_Task to carry out_
Look below for the line containing "(192/((35/69)) +11)/((13/1)) = 13633/455" and the line containing "-57 /50 = -1.14"; repeat exactly those two lines and all lines between them, and nothing else.

+ + + +

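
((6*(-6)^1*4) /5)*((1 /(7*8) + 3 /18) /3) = -62 /35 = -1.77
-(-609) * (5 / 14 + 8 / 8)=1653 / 2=826.50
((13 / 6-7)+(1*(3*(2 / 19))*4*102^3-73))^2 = 23349392168196241 / 12996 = 1796659908294.57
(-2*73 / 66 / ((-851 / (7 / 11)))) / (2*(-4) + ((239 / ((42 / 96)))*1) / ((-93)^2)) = -10312491 / 49479624920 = -0.00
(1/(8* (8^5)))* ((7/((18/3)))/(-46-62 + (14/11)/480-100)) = -385/17993334784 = -0.00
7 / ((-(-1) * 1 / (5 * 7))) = 245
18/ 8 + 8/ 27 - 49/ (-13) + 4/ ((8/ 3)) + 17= 34841/ 1404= 24.82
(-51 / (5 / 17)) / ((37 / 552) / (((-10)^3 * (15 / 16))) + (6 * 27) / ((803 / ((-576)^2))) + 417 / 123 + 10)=-2954328943500 / 1140620216464349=-0.00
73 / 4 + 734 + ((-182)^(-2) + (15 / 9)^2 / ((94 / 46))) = 5279580745 / 7005726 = 753.61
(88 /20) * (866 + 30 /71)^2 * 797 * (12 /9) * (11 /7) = 417072749661568 /75615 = 5515740919.94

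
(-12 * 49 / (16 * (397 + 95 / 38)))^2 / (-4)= -21609 / 10214416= -0.00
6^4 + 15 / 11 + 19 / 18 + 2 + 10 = 259463 / 198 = 1310.42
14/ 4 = 7/ 2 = 3.50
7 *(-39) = -273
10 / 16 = 0.62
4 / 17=0.24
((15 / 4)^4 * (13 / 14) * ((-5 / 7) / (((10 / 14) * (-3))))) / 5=43875 / 3584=12.24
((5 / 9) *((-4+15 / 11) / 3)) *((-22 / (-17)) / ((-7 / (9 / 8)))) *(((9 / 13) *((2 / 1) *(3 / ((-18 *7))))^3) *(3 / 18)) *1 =-145 / 114614136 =-0.00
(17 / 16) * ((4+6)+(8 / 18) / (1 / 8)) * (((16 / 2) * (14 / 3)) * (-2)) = -29036 / 27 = -1075.41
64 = 64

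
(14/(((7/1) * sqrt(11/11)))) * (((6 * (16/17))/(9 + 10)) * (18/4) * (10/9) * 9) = 8640/323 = 26.75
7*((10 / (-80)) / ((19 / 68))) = -119 / 38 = -3.13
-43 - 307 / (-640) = -27213 / 640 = -42.52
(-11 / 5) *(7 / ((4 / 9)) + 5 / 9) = -35.87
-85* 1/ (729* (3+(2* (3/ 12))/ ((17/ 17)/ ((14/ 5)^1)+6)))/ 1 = -7565/ 199746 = -0.04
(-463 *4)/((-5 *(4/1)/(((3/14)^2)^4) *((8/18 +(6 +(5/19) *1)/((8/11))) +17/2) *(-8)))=-519454053/177220128789760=-0.00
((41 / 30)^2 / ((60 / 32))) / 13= 3362 / 43875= 0.08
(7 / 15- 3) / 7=-38 / 105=-0.36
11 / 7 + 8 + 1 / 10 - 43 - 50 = -5833 / 70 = -83.33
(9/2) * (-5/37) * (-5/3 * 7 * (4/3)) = 350/37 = 9.46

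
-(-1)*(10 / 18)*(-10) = -50 / 9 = -5.56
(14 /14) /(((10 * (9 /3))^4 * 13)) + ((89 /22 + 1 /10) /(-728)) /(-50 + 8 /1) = 770039 /5675670000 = 0.00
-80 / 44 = -20 / 11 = -1.82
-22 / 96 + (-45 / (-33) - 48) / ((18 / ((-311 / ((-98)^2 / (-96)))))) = -10501273 / 1267728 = -8.28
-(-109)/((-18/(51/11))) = -1853/66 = -28.08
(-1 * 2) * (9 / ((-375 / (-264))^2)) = -139392 / 15625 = -8.92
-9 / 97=-0.09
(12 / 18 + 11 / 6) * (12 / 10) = 3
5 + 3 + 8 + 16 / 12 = 52 / 3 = 17.33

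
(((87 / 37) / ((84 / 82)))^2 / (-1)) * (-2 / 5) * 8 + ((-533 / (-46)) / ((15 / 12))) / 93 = 12167305222 / 717431295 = 16.96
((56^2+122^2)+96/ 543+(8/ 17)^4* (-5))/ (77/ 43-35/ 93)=272344626629547/ 21375863614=12740.75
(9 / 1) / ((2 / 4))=18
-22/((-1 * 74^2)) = 11/2738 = 0.00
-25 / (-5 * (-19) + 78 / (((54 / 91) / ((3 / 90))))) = -6750 / 26833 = -0.25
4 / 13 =0.31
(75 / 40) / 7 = 15 / 56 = 0.27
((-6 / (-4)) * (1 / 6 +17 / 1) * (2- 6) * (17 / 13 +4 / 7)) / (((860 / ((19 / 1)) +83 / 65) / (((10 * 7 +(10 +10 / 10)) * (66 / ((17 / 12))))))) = -15693.73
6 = 6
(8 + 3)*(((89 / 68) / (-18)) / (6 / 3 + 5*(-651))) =979 / 3981672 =0.00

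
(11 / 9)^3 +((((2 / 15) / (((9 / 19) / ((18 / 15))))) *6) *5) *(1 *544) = 20099839 / 3645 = 5514.36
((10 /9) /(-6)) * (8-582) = 2870 /27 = 106.30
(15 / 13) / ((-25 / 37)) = -111 / 65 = -1.71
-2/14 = -1/7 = -0.14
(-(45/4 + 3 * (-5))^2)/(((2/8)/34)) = -3825/2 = -1912.50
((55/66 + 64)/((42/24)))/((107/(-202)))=-157156/2247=-69.94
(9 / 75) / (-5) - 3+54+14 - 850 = -98128 / 125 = -785.02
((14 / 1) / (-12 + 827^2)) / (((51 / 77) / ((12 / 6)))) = 2156 / 34879767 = 0.00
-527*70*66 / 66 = -36890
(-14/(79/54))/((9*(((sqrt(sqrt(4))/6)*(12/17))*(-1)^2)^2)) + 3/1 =-5595/158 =-35.41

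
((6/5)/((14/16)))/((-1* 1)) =-48/35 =-1.37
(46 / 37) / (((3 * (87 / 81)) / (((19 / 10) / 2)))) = 3933 / 10730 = 0.37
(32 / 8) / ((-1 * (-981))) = 4 / 981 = 0.00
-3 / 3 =-1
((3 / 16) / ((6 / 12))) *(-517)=-1551 / 8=-193.88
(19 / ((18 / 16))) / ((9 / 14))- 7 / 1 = 1561 / 81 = 19.27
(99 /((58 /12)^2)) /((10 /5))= 1782 /841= 2.12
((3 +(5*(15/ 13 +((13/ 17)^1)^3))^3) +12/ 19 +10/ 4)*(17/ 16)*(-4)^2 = 5139492380834466797/ 582378085719326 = 8825.01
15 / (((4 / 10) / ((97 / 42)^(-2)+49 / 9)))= 11922925 / 56454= 211.20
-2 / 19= -0.11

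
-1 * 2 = -2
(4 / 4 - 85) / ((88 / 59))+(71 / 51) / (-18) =-284741 / 5049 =-56.40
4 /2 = 2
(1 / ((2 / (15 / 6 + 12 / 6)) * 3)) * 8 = 6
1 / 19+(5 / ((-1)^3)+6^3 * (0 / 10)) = -94 / 19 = -4.95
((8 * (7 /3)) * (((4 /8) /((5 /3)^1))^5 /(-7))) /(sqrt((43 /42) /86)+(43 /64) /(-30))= -0.07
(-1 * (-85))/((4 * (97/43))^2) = 157165/150544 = 1.04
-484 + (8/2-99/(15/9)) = -2697/5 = -539.40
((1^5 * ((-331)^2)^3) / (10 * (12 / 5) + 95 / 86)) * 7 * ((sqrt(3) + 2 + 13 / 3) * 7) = 5541948605353576934 * sqrt(3) / 2159 + 105297023501717961746 / 6477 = 20703077531873026.13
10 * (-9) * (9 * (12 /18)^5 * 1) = -320 /3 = -106.67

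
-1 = -1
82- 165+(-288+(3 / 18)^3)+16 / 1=-76679 / 216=-355.00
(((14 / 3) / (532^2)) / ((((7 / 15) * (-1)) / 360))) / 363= -75 / 2140369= -0.00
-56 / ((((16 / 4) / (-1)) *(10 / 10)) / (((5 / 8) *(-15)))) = -525 / 4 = -131.25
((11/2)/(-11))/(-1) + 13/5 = 31/10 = 3.10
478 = 478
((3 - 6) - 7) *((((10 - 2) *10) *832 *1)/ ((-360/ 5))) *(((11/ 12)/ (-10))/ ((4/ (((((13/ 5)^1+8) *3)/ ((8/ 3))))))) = -7579/ 3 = -2526.33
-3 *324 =-972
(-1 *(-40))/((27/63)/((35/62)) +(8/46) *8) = 18.60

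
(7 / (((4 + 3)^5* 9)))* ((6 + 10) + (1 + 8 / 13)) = 229 / 280917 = 0.00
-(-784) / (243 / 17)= 13328 / 243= 54.85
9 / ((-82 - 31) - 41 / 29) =-87 / 1106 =-0.08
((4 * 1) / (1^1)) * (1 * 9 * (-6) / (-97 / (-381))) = -82296 / 97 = -848.41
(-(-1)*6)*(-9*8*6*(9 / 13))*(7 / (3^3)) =-6048 / 13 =-465.23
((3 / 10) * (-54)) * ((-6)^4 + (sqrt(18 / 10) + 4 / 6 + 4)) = -105354 / 5-243 * sqrt(5) / 25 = -21092.53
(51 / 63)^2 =289 / 441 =0.66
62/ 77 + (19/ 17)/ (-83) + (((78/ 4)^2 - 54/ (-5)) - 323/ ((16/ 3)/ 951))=-497195579697/ 8691760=-57203.10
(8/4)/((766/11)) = 11/383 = 0.03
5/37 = 0.14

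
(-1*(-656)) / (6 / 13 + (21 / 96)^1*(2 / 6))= 1227.42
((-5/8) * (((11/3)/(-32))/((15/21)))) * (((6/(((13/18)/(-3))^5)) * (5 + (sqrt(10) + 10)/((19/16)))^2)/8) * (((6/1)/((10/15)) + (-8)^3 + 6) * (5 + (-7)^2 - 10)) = 6161107572649260 * sqrt(10)/134036773 + 408233779703431605/1072294184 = 526067240.53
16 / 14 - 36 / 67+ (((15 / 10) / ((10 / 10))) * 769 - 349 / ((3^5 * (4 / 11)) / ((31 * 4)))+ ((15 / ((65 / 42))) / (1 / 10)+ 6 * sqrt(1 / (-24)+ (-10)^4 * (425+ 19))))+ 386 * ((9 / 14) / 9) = 2337477761 / 2963142+ sqrt(639359994) / 2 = 13431.64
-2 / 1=-2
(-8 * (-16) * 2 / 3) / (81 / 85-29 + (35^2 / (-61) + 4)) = -1.93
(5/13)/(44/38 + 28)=95/7202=0.01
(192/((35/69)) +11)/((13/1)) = 13633/455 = 29.96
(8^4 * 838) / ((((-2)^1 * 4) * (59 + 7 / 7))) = -107264 / 15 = -7150.93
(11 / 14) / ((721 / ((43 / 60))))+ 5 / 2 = 1514573 / 605640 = 2.50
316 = 316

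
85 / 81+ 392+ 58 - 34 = 33781 / 81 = 417.05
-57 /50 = -1.14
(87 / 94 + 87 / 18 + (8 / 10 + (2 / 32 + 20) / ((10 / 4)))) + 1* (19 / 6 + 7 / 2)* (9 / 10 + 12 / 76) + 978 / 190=151061 / 5640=26.78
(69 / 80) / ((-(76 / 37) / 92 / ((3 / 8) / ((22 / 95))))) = -176157 / 2816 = -62.56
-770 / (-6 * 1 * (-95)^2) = 77 / 5415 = 0.01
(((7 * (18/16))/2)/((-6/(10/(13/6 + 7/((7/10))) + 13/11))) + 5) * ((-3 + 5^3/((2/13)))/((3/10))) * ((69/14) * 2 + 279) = 258318468365/89936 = 2872247.69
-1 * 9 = -9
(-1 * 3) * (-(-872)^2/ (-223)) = -2281152/ 223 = -10229.38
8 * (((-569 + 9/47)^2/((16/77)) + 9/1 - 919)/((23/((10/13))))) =275001285860/660491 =416358.87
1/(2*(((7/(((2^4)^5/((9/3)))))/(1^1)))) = 524288/21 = 24966.10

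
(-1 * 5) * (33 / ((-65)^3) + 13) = -3570092 / 54925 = -65.00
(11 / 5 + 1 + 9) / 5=61 / 25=2.44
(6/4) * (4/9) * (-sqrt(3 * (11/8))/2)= -sqrt(66)/12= -0.68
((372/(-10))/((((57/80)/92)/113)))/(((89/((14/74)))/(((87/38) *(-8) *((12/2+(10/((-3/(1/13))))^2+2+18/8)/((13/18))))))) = 788342764667136/2611734281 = 301846.47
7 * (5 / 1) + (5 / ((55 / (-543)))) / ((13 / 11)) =-88 / 13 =-6.77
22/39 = 0.56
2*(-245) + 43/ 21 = -10247/ 21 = -487.95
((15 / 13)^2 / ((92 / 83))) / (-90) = -415 / 31096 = -0.01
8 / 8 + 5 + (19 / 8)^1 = 67 / 8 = 8.38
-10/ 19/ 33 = -0.02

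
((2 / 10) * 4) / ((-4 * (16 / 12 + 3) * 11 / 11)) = -3 / 65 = -0.05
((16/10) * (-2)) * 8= -128/5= -25.60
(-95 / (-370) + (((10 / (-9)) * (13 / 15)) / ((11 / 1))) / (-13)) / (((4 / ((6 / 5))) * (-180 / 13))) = -75283 / 13186800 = -0.01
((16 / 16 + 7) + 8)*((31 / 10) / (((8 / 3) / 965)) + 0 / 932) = 17949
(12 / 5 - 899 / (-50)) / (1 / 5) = 1019 / 10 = 101.90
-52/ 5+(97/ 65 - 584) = -38539/ 65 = -592.91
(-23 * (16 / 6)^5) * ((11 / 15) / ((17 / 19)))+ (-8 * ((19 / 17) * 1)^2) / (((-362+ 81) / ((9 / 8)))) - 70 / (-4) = -1494521800519 / 592013610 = -2524.47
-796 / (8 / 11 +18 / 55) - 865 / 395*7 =-1764429 / 2291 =-770.16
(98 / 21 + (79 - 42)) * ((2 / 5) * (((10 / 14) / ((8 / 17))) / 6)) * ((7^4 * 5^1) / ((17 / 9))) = 214375 / 8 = 26796.88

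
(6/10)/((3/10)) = 2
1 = 1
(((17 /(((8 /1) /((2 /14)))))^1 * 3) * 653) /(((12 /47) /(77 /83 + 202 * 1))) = 8787784721 /18592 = 472664.84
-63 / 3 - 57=-78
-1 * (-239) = 239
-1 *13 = -13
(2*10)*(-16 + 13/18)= -2750/9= -305.56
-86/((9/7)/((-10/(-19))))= -6020/171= -35.20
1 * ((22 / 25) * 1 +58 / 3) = 1516 / 75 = 20.21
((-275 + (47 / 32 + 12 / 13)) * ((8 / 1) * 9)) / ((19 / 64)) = -16330320 / 247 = -66114.66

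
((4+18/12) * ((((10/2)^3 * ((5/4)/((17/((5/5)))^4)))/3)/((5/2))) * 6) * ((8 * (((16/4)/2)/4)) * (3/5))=1650/83521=0.02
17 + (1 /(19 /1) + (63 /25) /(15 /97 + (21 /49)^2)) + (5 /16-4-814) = -403890381 /509200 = -793.19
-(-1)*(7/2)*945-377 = 5861/2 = 2930.50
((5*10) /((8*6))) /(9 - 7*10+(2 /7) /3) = -175 /10232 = -0.02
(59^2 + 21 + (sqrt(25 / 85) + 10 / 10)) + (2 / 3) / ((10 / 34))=sqrt(85) / 17 + 52579 / 15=3505.81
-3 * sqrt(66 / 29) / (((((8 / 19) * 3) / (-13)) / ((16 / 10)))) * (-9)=-2223 * sqrt(1914) / 145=-670.72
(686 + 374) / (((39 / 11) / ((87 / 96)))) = 84535 / 312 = 270.95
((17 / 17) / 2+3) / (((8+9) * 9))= 7 / 306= 0.02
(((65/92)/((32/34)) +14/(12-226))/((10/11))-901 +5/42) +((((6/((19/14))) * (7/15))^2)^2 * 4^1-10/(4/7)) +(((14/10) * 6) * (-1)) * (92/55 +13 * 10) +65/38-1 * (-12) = -11483333153407288973/5926905248880000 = -1937.49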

+ + + +

_Answer to the exercise_
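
(192/((35/69)) +11)/((13/1)) = 13633/455 = 29.96
(8^4 * 838) / ((((-2)^1 * 4) * (59 + 7 / 7))) = -107264 / 15 = -7150.93
(11 / 14) / ((721 / ((43 / 60))))+ 5 / 2 = 1514573 / 605640 = 2.50
316 = 316

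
85 / 81+ 392+ 58 - 34 = 33781 / 81 = 417.05
-57 /50 = -1.14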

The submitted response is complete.